### EXERCISE DIRECTIONS
Nothing should appear in the answer except the lines from the one containing "11.5. Give your answer to 3 decimal places." through the end of the records below, written out exactly.
*** EXTRACTED ENTRIES Section Begins ***
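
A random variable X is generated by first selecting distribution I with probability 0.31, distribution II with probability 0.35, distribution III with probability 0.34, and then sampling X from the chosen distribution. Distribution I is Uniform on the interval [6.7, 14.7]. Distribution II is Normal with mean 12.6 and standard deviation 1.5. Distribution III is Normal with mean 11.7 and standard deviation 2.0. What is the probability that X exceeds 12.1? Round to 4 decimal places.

Conditional on each component, P(X > 12.1): I: 0.325; II: 0.630559; III: 0.42074.
By total probability, P(X > 12.1) = 0.31·0.325 + 0.35·0.630559 + 0.34·0.42074 = 0.464497.

0.4645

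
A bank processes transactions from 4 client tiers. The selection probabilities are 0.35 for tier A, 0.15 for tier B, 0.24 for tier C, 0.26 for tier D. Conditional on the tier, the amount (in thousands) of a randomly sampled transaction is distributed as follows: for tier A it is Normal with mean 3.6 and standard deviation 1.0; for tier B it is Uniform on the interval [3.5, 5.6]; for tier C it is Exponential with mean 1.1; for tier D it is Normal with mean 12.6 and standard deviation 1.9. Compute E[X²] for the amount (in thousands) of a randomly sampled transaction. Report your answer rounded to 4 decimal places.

50.8435

For each component E[X²] = Var + (mean)², giving A: 13.96; B: 21.07; C: 2.42; D: 162.37.
Overall E[X²] = 0.35·13.96 + 0.15·21.07 + 0.24·2.42 + 0.26·162.37 = 50.8435.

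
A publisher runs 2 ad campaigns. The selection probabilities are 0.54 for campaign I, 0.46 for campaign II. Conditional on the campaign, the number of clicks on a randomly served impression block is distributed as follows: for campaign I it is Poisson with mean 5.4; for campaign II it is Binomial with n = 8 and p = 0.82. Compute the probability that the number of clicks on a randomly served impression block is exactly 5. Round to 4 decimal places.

0.1490

Conditional on each campaign, P(X = 5): I: 0.172821; II: 0.121081.
By total probability, P(X = 5) = 0.54·0.172821 + 0.46·0.121081 = 0.149021.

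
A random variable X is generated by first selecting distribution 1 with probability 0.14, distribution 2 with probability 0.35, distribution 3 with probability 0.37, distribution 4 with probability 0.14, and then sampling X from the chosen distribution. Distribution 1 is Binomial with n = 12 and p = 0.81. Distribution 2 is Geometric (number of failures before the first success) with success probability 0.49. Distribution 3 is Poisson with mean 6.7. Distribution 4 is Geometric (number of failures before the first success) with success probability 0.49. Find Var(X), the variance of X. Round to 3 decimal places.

Per component, 1: μ=9.72, E[X²]=96.3252; 2: μ=1.04082, E[X²]=3.20741; 3: μ=6.7, E[X²]=51.59; 4: μ=1.04082, E[X²]=3.20741.
E[X] = 0.14·9.72 + 0.35·1.04082 + 0.37·6.7 + 0.14·1.04082 = 4.3498.
E[X²] = 0.14·96.3252 + 0.35·3.20741 + 0.37·51.59 + 0.14·3.20741 = 34.1455.
Var(X) = E[X²] − (E[X])² = 34.1455 − 18.9208 = 15.2247.

15.225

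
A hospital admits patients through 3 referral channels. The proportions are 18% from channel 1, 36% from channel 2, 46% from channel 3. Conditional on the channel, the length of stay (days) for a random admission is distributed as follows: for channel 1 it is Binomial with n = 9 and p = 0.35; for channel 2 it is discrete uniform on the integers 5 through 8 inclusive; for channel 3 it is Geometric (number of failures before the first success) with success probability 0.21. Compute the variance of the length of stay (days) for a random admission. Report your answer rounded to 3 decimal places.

11.059

Per component, 1: μ=3.15, E[X²]=11.97; 2: μ=6.5, E[X²]=43.5; 3: μ=3.7619, E[X²]=32.0658.
E[X] = 0.18·3.15 + 0.36·6.5 + 0.46·3.7619 = 4.63748.
E[X²] = 0.18·11.97 + 0.36·43.5 + 0.46·32.0658 = 32.5648.
Var(X) = E[X²] − (E[X])² = 32.5648 − 21.5062 = 11.0587.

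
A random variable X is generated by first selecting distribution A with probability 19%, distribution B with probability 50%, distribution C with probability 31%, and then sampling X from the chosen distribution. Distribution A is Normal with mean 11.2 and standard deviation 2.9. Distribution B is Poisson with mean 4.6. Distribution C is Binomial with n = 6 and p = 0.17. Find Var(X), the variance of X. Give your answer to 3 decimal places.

16.389

Per component, A: μ=11.2, E[X²]=133.85; B: μ=4.6, E[X²]=25.76; C: μ=1.02, E[X²]=1.887.
E[X] = 0.19·11.2 + 0.5·4.6 + 0.31·1.02 = 4.7442.
E[X²] = 0.19·133.85 + 0.5·25.76 + 0.31·1.887 = 38.8965.
Var(X) = E[X²] − (E[X])² = 38.8965 − 22.5074 = 16.389.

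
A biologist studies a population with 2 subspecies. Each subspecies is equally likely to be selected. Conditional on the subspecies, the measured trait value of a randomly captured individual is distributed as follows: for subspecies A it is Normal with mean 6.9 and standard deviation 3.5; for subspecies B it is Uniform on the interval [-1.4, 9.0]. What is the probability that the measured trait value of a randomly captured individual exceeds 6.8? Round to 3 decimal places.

0.361

Conditional on each subspecies, P(X > 6.8): A: 0.511397; B: 0.211538.
By total probability, P(X > 6.8) = 0.5·0.511397 + 0.5·0.211538 = 0.361468.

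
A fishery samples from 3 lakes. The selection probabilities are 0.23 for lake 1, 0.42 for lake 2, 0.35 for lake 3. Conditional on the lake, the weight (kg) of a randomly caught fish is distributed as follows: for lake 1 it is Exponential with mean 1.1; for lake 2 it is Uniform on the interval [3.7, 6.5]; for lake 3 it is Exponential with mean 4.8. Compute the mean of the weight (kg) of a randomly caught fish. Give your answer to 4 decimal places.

4.0750

Component means — 1: 1.1; 2: 5.1; 3: 4.8.
E[X] = 0.23·1.1 + 0.42·5.1 + 0.35·4.8 = 4.075.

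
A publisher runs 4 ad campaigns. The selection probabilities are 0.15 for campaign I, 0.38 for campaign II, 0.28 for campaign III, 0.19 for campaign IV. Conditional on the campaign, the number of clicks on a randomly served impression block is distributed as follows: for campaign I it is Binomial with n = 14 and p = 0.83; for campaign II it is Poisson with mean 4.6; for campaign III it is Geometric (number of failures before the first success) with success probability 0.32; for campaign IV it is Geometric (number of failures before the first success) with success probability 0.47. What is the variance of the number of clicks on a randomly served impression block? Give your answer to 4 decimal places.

Per component, I: μ=11.62, E[X²]=137; II: μ=4.6, E[X²]=25.76; III: μ=2.125, E[X²]=11.1562; IV: μ=1.12766, E[X²]=3.67089.
E[X] = 0.15·11.62 + 0.38·4.6 + 0.28·2.125 + 0.19·1.12766 = 4.30026.
E[X²] = 0.15·137 + 0.38·25.76 + 0.28·11.1562 + 0.19·3.67089 = 34.16.
Var(X) = E[X²] − (E[X])² = 34.16 − 18.4922 = 15.6678.

15.6678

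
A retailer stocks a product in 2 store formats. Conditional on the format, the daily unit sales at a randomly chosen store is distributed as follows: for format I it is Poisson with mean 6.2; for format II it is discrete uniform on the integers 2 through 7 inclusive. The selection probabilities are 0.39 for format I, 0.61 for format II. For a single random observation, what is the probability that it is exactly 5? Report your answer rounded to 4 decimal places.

Conditional on each format, P(X = 5): I: 0.154936; II: 0.166667.
By total probability, P(X = 5) = 0.39·0.154936 + 0.61·0.166667 = 0.162092.

0.1621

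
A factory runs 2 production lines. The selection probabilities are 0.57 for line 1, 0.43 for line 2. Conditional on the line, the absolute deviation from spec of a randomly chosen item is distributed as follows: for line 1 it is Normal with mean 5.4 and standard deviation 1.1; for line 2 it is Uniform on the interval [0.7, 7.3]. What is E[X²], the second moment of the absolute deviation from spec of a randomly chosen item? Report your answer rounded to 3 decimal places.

For each component E[X²] = Var + (mean)², giving 1: 30.37; 2: 19.63.
Overall E[X²] = 0.57·30.37 + 0.43·19.63 = 25.7518.

25.752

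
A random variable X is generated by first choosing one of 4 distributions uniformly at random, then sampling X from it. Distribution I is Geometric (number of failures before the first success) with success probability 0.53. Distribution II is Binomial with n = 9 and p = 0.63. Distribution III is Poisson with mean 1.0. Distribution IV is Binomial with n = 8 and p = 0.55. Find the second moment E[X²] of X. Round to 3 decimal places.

For each component E[X²] = Var + (mean)², giving I: 2.45959; II: 34.2468; III: 2; IV: 21.34.
Overall E[X²] = 0.25·2.45959 + 0.25·34.2468 + 0.25·2 + 0.25·21.34 = 15.0116.

15.012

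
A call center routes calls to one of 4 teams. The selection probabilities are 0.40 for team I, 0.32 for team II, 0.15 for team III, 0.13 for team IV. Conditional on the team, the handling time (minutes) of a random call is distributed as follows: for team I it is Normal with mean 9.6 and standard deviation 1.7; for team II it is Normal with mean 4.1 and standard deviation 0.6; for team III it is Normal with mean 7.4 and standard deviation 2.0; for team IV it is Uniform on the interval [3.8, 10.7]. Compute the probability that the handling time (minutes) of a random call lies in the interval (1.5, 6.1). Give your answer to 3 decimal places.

0.410

Conditional on each team, P(1.5 < X < 6.1): I: 0.0197546; II: 0.999564; III: 0.256257; IV: 0.333333.
By total probability, P(1.5 < X < 6.1) = 0.4·0.0197546 + 0.32·0.999564 + 0.15·0.256257 + 0.13·0.333333 = 0.409534.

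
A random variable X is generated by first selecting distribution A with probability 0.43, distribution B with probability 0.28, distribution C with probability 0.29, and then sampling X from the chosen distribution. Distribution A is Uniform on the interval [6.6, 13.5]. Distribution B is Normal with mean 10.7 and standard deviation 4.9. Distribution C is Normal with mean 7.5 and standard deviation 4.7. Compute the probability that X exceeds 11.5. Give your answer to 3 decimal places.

0.304

Conditional on each component, P(X > 11.5): A: 0.289855; B: 0.435155; C: 0.197367.
By total probability, P(X > 11.5) = 0.43·0.289855 + 0.28·0.435155 + 0.29·0.197367 = 0.303717.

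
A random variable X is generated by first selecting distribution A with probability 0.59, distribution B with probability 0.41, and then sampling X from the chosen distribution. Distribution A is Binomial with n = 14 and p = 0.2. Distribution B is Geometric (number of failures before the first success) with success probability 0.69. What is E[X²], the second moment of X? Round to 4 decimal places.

6.2969

For each component E[X²] = Var + (mean)², giving A: 10.08; B: 0.852972.
Overall E[X²] = 0.59·10.08 + 0.41·0.852972 = 6.29692.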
*** EXTRACTED ENTRIES Section Ends ***
### RESULT OF THE TASK
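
A random variable X is generated by first selecting distribution A with probability 0.43, distribution B with probability 0.28, distribution C with probability 0.29, and then sampling X from the chosen distribution. Distribution A is Uniform on the interval [6.6, 13.5]. Distribution B is Normal with mean 10.7 and standard deviation 4.9. Distribution C is Normal with mean 7.5 and standard deviation 4.7. Compute the probability that X exceeds 11.5. Give your answer to 3 decimal places.

0.304

Conditional on each component, P(X > 11.5): A: 0.289855; B: 0.435155; C: 0.197367.
By total probability, P(X > 11.5) = 0.43·0.289855 + 0.28·0.435155 + 0.29·0.197367 = 0.303717.

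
A random variable X is generated by first selecting distribution A with probability 0.59, distribution B with probability 0.41, and then sampling X from the chosen distribution. Distribution A is Binomial with n = 14 and p = 0.2. Distribution B is Geometric (number of failures before the first success) with success probability 0.69. What is E[X²], the second moment of X? Round to 4 decimal places.

6.2969

For each component E[X²] = Var + (mean)², giving A: 10.08; B: 0.852972.
Overall E[X²] = 0.59·10.08 + 0.41·0.852972 = 6.29692.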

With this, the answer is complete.